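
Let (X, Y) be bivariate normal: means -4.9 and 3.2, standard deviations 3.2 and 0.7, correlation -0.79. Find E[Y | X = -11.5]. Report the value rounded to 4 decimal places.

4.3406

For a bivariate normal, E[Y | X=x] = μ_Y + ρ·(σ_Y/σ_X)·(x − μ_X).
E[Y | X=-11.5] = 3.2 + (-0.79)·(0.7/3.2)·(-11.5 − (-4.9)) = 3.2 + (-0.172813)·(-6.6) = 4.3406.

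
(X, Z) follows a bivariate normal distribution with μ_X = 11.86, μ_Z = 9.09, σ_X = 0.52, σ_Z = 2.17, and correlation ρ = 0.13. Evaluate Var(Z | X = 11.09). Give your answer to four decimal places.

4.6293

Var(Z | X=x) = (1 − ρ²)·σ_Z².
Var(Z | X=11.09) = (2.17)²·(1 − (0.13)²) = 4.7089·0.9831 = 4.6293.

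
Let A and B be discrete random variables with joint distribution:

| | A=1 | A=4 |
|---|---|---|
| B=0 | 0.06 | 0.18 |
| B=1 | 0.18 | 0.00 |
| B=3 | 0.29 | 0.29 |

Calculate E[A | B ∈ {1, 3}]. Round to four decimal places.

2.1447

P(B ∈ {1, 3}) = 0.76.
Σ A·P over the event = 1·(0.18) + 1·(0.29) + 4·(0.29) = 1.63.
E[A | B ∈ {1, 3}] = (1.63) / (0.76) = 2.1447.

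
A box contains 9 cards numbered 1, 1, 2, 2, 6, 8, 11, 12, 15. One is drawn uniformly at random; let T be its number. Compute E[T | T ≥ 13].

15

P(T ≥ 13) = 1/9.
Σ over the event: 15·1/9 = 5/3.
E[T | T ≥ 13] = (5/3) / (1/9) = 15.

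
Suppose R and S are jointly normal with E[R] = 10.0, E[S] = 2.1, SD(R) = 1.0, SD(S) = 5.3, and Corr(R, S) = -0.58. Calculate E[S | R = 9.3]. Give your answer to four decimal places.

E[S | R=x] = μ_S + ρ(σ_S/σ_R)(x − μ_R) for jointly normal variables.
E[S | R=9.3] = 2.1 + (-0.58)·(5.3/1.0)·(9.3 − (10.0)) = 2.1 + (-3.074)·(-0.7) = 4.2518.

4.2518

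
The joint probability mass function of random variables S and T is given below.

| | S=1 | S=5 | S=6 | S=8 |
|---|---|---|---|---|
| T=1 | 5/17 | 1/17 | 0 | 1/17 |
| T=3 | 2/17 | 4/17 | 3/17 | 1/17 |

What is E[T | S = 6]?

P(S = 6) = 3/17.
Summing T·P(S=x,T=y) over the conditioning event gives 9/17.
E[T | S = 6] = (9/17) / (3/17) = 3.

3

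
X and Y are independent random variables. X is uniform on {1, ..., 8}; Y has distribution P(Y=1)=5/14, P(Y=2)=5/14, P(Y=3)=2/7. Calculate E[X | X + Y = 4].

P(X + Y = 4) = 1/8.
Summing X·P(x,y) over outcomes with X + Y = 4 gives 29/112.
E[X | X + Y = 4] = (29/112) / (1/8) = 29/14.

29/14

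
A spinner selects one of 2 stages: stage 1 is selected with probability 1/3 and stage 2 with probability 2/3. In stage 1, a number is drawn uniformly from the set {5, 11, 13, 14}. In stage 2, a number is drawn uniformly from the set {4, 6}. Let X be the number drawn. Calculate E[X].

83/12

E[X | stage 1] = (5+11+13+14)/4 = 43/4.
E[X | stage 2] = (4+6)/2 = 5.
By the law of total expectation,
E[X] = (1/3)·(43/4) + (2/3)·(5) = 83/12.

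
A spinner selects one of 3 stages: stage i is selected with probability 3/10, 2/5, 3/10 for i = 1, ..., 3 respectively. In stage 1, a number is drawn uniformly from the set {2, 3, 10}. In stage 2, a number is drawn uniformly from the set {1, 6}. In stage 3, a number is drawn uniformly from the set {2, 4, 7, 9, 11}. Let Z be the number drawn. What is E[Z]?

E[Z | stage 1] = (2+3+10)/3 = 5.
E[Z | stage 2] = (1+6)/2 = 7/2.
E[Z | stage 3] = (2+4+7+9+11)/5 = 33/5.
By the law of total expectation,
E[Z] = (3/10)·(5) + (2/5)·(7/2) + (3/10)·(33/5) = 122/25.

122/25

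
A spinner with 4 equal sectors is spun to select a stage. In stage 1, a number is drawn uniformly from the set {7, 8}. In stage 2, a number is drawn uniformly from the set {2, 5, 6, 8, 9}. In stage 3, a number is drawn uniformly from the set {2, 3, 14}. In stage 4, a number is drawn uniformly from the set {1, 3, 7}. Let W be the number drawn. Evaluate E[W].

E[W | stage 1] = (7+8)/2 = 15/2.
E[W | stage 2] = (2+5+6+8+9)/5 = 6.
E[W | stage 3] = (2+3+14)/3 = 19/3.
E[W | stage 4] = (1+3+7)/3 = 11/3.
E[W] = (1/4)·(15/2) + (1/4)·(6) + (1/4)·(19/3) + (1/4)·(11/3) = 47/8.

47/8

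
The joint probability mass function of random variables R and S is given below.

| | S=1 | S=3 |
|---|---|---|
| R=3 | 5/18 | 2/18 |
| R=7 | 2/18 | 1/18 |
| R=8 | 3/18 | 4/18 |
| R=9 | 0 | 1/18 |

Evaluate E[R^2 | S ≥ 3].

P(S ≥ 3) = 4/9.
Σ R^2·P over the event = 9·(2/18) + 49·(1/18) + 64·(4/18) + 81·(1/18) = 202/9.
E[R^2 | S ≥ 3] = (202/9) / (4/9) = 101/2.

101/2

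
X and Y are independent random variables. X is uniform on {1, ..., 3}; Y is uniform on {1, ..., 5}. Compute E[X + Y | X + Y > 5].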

> [Task prompt] Would you please repeat the entire listing, line for line?

> [Result of this task]
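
Let (X, Y) be bivariate normal: means -4.9 and 3.2, standard deviations 3.2 and 0.7, correlation -0.79. Find E[Y | X = -11.5]. Report the value rounded to 4 decimal places.

4.3406

For a bivariate normal, E[Y | X=x] = μ_Y + ρ·(σ_Y/σ_X)·(x − μ_X).
E[Y | X=-11.5] = 3.2 + (-0.79)·(0.7/3.2)·(-11.5 − (-4.9)) = 3.2 + (-0.172813)·(-6.6) = 4.3406.

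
(X, Z) follows a bivariate normal distribution with μ_X = 11.86, μ_Z = 9.09, σ_X = 0.52, σ_Z = 2.17, and correlation ρ = 0.13. Evaluate Var(Z | X = 11.09). Give your answer to four decimal places.

4.6293

Var(Z | X=x) = (1 − ρ²)·σ_Z².
Var(Z | X=11.09) = (2.17)²·(1 − (0.13)²) = 4.7089·0.9831 = 4.6293.

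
Let A and B be discrete random variables with joint distribution:

| | A=1 | A=4 |
|---|---|---|
| B=0 | 0.06 | 0.18 |
| B=1 | 0.18 | 0.00 |
| B=3 | 0.29 | 0.29 |

Calculate E[A | B ∈ {1, 3}]. Round to four decimal places.

2.1447

P(B ∈ {1, 3}) = 0.76.
Σ A·P over the event = 1·(0.18) + 1·(0.29) + 4·(0.29) = 1.63.
E[A | B ∈ {1, 3}] = (1.63) / (0.76) = 2.1447.

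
A box contains 9 cards numbered 1, 1, 2, 2, 6, 8, 11, 12, 15. One is drawn uniformly at random; let T be its number. Compute E[T | T ≥ 13].

15

P(T ≥ 13) = 1/9.
Σ over the event: 15·1/9 = 5/3.
E[T | T ≥ 13] = (5/3) / (1/9) = 15.

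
Suppose R and S are jointly normal with E[R] = 10.0, E[S] = 2.1, SD(R) = 1.0, SD(S) = 5.3, and Corr(R, S) = -0.58. Calculate E[S | R = 9.3]. Give your answer to four decimal places.

E[S | R=x] = μ_S + ρ(σ_S/σ_R)(x − μ_R) for jointly normal variables.
E[S | R=9.3] = 2.1 + (-0.58)·(5.3/1.0)·(9.3 − (10.0)) = 2.1 + (-3.074)·(-0.7) = 4.2518.

4.2518

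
The joint probability mass function of random variables S and T is given below.

| | S=1 | S=5 | S=6 | S=8 |
|---|---|---|---|---|
| T=1 | 5/17 | 1/17 | 0 | 1/17 |
| T=3 | 2/17 | 4/17 | 3/17 | 1/17 |

What is E[T | S = 6]?

P(S = 6) = 3/17.
Summing T·P(S=x,T=y) over the conditioning event gives 9/17.
E[T | S = 6] = (9/17) / (3/17) = 3.

3

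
X and Y are independent random variables. X is uniform on {1, ..., 8}; Y has distribution P(Y=1)=5/14, P(Y=2)=5/14, P(Y=3)=2/7. Calculate E[X | X + Y = 4].

P(X + Y = 4) = 1/8.
Summing X·P(x,y) over outcomes with X + Y = 4 gives 29/112.
E[X | X + Y = 4] = (29/112) / (1/8) = 29/14.

29/14

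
A spinner selects one of 2 stages: stage 1 is selected with probability 1/3 and stage 2 with probability 2/3. In stage 1, a number is drawn uniformly from the set {5, 11, 13, 14}. In stage 2, a number is drawn uniformly from the set {4, 6}. Let X be the number drawn. Calculate E[X].

83/12

E[X | stage 1] = (5+11+13+14)/4 = 43/4.
E[X | stage 2] = (4+6)/2 = 5.
By the law of total expectation,
E[X] = (1/3)·(43/4) + (2/3)·(5) = 83/12.

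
A spinner selects one of 3 stages: stage i is selected with probability 3/10, 2/5, 3/10 for i = 1, ..., 3 respectively. In stage 1, a number is drawn uniformly from the set {2, 3, 10}. In stage 2, a number is drawn uniformly from the set {1, 6}. In stage 3, a number is drawn uniformly from the set {2, 4, 7, 9, 11}. Let Z be the number drawn. What is E[Z]?

E[Z | stage 1] = (2+3+10)/3 = 5.
E[Z | stage 2] = (1+6)/2 = 7/2.
E[Z | stage 3] = (2+4+7+9+11)/5 = 33/5.
By the law of total expectation,
E[Z] = (3/10)·(5) + (2/5)·(7/2) + (3/10)·(33/5) = 122/25.

122/25

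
A spinner with 4 equal sectors is spun to select a stage. In stage 1, a number is drawn uniformly from the set {7, 8}. In stage 2, a number is drawn uniformly from the set {2, 5, 6, 8, 9}. In stage 3, a number is drawn uniformly from the set {2, 3, 14}. In stage 4, a number is drawn uniformly from the set {1, 3, 7}. Let W be the number drawn. Evaluate E[W].

E[W | stage 1] = (7+8)/2 = 15/2.
E[W | stage 2] = (2+5+6+8+9)/5 = 6.
E[W | stage 3] = (2+3+14)/3 = 19/3.
E[W | stage 4] = (1+3+7)/3 = 11/3.
E[W] = (1/4)·(15/2) + (1/4)·(6) + (1/4)·(19/3) + (1/4)·(11/3) = 47/8.

47/8

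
The joint probability mass function of random variables R and S is given below.

| | S=1 | S=3 |
|---|---|---|
| R=3 | 5/18 | 2/18 |
| R=7 | 2/18 | 1/18 |
| R=8 | 3/18 | 4/18 |
| R=9 | 0 | 1/18 |

Evaluate E[R^2 | S ≥ 3].

P(S ≥ 3) = 4/9.
Σ R^2·P over the event = 9·(2/18) + 49·(1/18) + 64·(4/18) + 81·(1/18) = 202/9.
E[R^2 | S ≥ 3] = (202/9) / (4/9) = 101/2.

101/2

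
X and Y are independent random variables. X is uniform on {1, ..., 3}; Y is uniform on {1, ..., 5}. Compute E[X + Y | X + Y > 5].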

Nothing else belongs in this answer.